PROVIDED DATA:
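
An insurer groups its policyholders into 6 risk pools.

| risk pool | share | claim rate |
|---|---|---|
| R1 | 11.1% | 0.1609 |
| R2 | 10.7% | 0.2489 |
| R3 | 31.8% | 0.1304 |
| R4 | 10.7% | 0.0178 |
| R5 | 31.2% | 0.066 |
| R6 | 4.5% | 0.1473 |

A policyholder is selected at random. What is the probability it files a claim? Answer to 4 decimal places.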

YOUR INSTRUCTIONS: Print every record above exactly as written.

EXERCISE ANSWER:
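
An insurer groups its policyholders into 6 risk pools.

| risk pool | share | claim rate |
|---|---|---|
| R1 | 11.1% | 0.1609 |
| R2 | 10.7% | 0.2489 |
| R3 | 31.8% | 0.1304 |
| R4 | 10.7% | 0.0178 |
| R5 | 31.2% | 0.066 |
| R6 | 4.5% | 0.1473 |

A policyholder is selected at random. What is the probability it files a claim? Answer to 4 decimal places.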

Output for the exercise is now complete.